Items from a data source
——————

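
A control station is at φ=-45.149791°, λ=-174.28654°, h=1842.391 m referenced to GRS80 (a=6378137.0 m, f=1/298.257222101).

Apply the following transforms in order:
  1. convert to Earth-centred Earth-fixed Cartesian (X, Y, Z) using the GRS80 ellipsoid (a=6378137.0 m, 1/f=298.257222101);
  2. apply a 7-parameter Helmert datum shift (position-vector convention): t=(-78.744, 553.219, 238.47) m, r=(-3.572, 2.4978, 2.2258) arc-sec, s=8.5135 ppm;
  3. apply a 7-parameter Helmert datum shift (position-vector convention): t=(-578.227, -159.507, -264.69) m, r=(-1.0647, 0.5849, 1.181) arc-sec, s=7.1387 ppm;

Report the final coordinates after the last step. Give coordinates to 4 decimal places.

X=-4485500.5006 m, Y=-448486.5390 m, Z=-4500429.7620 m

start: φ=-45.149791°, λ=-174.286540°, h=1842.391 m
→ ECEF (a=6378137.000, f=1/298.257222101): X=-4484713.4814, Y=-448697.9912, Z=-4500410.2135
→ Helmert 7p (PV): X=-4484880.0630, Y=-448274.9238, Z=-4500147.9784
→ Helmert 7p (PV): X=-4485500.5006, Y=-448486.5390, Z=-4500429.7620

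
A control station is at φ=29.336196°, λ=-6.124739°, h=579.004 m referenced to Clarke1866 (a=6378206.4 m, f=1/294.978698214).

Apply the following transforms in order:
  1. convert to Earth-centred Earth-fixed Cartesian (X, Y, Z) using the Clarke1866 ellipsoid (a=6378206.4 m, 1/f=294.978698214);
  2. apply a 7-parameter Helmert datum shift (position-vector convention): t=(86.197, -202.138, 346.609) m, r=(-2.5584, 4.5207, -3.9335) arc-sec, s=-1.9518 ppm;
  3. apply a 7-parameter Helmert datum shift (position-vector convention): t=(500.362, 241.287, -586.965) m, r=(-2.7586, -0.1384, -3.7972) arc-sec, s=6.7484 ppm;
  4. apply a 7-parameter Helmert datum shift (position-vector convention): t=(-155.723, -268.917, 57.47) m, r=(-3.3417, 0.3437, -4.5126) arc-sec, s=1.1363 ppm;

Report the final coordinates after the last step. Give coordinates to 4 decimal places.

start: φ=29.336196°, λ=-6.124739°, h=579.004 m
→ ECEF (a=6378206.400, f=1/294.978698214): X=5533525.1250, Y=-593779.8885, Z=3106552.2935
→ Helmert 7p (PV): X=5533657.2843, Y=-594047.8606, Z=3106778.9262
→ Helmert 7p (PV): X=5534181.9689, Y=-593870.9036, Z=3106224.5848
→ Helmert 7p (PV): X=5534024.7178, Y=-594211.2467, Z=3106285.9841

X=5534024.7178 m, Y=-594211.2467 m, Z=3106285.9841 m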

——————

What is expected ▸
Could you copy every line in the records that holds "datum"?

Output for this task ▸
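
  2. apply a 7-parameter Helmert datum shift (position-vector convention): t=(-78.744, 553.219, 238.47) m, r=(-3.572, 2.4978, 2.2258) arc-sec, s=8.5135 ppm;
  3. apply a 7-parameter Helmert datum shift (position-vector convention): t=(-578.227, -159.507, -264.69) m, r=(-1.0647, 0.5849, 1.181) arc-sec, s=7.1387 ppm;
  2. apply a 7-parameter Helmert datum shift (position-vector convention): t=(86.197, -202.138, 346.609) m, r=(-2.5584, 4.5207, -3.9335) arc-sec, s=-1.9518 ppm;
  3. apply a 7-parameter Helmert datum shift (position-vector convention): t=(500.362, 241.287, -586.965) m, r=(-2.7586, -0.1384, -3.7972) arc-sec, s=6.7484 ppm;
  4. apply a 7-parameter Helmert datum shift (position-vector convention): t=(-155.723, -268.917, 57.47) m, r=(-3.3417, 0.3437, -4.5126) arc-sec, s=1.1363 ppm;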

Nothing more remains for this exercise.